• [What is being asked]: From the listing below, copy out every line where the word "remains" appears.

• [Data listing]:
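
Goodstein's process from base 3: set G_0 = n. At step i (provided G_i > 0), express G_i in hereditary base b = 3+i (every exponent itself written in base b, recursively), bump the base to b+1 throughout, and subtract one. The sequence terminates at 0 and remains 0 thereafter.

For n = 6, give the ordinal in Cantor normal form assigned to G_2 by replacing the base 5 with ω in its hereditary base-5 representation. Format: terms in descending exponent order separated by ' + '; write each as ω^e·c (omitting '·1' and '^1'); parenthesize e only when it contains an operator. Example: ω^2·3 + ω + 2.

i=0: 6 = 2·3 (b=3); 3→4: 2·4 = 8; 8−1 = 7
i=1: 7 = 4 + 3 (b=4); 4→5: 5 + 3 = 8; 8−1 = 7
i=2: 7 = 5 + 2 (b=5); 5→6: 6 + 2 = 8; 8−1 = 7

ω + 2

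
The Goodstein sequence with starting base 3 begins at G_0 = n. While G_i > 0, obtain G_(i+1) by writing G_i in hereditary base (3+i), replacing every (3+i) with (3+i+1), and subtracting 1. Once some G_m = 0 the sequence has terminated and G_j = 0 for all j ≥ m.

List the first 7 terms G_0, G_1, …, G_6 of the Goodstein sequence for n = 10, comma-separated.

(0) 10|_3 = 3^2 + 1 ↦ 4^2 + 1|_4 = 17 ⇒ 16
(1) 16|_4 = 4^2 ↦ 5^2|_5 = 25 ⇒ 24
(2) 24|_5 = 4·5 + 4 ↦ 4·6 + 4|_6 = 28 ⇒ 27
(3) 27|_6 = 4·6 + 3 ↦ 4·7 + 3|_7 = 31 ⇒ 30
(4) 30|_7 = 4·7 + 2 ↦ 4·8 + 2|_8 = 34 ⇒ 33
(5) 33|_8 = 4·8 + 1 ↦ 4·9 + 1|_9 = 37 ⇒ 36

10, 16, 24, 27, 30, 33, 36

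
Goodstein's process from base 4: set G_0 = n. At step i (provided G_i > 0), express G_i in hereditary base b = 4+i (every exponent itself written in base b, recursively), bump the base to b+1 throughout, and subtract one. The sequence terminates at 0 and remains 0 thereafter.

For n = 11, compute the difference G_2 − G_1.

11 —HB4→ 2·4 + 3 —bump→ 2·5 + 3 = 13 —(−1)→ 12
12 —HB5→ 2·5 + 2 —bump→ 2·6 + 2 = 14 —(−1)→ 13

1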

• [Solution to the exercise]:
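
Goodstein's process from base 3: set G_0 = n. At step i (provided G_i > 0), express G_i in hereditary base b = 3+i (every exponent itself written in base b, recursively), bump the base to b+1 throughout, and subtract one. The sequence terminates at 0 and remains 0 thereafter.
Goodstein's process from base 4: set G_0 = n. At step i (provided G_i > 0), express G_i in hereditary base b = 4+i (every exponent itself written in base b, recursively), bump the base to b+1 throughout, and subtract one. The sequence terminates at 0 and remains 0 thereafter.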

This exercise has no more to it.